### Task brief
Keeping every word and mark, copy all of the data.

### Excerpted data

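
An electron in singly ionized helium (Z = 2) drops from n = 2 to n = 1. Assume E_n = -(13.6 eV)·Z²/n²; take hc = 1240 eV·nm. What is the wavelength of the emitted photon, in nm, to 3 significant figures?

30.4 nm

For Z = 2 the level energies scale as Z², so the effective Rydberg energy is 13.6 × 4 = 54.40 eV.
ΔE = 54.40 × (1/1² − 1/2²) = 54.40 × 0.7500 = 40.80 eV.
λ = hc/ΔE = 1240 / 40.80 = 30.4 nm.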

### Reply to the task
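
An electron in singly ionized helium (Z = 2) drops from n = 2 to n = 1. Assume E_n = -(13.6 eV)·Z²/n²; take hc = 1240 eV·nm. What is the wavelength of the emitted photon, in nm, to 3 significant figures?

30.4 nm

For Z = 2 the level energies scale as Z², so the effective Rydberg energy is 13.6 × 4 = 54.40 eV.
ΔE = 54.40 × (1/1² − 1/2²) = 54.40 × 0.7500 = 40.80 eV.
λ = hc/ΔE = 1240 / 40.80 = 30.4 nm.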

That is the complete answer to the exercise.